TASK GOAL: From the entries that follow, gather each line holding the word "smaller".

** AVAILABLE DATA follows **

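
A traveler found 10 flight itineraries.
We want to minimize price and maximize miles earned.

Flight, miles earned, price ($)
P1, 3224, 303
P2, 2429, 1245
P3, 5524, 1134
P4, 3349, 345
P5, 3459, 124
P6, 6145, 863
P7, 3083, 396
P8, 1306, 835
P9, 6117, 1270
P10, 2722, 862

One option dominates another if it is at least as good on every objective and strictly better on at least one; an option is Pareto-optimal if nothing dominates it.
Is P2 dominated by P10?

P10 vs P2: miles earned 2722≥2429, price 862≤1245 — P10 is at least as good on every objective with at least one strict improvement.

Yes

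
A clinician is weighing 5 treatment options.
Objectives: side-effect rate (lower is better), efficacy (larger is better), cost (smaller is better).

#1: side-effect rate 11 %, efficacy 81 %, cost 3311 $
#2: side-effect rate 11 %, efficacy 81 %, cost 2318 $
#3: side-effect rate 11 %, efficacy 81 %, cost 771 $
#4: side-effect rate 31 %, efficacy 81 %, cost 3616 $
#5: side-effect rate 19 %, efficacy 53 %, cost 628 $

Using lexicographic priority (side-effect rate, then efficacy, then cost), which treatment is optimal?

#3

First minimize side-effect rate: best is 11, kept {#1, #2, #3}.
Then maximize efficacy: best is 81, kept {#1, #2, #3}.
Then minimize cost: best is 771, kept {#3}.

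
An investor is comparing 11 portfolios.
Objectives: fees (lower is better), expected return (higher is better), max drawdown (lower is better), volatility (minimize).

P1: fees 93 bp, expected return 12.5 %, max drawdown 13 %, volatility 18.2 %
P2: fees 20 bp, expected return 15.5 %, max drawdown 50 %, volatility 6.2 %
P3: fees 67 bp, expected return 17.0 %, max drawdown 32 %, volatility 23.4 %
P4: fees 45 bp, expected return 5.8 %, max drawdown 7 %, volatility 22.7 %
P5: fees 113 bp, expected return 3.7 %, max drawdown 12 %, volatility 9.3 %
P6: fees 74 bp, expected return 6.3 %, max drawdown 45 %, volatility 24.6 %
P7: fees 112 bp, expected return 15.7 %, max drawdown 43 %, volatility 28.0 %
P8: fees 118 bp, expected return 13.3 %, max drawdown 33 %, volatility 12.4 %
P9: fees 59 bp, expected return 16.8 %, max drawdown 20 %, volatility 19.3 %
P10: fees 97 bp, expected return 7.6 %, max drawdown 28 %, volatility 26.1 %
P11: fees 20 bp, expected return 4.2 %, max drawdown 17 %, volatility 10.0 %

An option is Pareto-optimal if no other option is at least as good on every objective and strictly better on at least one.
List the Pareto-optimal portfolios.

P1: not dominated.
P2: not dominated (best volatility).
P3: not dominated (best expected return).
P4: not dominated (best max drawdown).
P5: not dominated.
P6: dominated by P3 (fees 67≤74, expected return 17.0≥6.3, max drawdown 32≤45, volatility 23.4≤24.6).
P7: dominated by P3 (fees 67≤112, expected return 17.0≥15.7, max drawdown 32≤43, volatility 23.4≤28.0).
P8: not dominated.
P9: not dominated.
P10: dominated by P1 (fees 93≤97, expected return 12.5≥7.6, max drawdown 13≤28, volatility 18.2≤26.1).
P11: not dominated.

P1, P2, P3, P4, P5, P8, P9, P11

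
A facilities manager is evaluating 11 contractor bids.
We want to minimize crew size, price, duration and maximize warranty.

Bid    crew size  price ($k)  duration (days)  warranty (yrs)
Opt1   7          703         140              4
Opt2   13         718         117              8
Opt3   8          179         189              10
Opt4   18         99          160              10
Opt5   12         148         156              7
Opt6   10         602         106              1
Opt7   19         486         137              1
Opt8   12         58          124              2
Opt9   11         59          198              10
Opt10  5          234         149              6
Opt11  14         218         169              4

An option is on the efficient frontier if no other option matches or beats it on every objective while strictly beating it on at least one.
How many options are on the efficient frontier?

9

Opt1: not dominated.
Opt2: not dominated.
Opt3: not dominated.
Opt4: not dominated.
Opt5: not dominated.
Opt6: not dominated (best duration).
Opt7: dominated by Opt8 (crew size 12≤19, price 58≤486, duration 124≤137, warranty 2≥1).
Opt8: not dominated (best price).
Opt9: not dominated.
Opt10: not dominated (best crew size).
Opt11: dominated by Opt5 (crew size 12≤14, price 148≤218, duration 156≤169, warranty 7≥4).
Pareto-optimal: Opt1, Opt2, Opt3, Opt4, Opt5, Opt6, Opt8, Opt9, Opt10 → 9.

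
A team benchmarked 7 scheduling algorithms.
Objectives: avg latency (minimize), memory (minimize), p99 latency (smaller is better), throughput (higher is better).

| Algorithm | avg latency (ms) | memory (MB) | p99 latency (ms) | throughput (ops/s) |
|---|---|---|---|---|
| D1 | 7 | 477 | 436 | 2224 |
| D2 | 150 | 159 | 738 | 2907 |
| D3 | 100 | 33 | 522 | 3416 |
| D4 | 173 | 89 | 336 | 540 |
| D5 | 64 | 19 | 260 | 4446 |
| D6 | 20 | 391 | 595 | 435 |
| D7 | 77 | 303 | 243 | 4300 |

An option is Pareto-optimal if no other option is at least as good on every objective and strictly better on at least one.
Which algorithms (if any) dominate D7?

D1: worse on memory (477 vs 303).
D2: worse on avg latency (150 vs 77).
D3: worse on avg latency (100 vs 77).
D4: worse on avg latency (173 vs 77).
D5: worse on p99 latency (260 vs 243).
D6: worse on memory (391 vs 303).
No option dominates D7.

none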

** End of AVAILABLE DATA **

YOUR SOLUTION:
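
Objectives: side-effect rate (lower is better), efficacy (larger is better), cost (smaller is better).
Objectives: avg latency (minimize), memory (minimize), p99 latency (smaller is better), throughput (higher is better).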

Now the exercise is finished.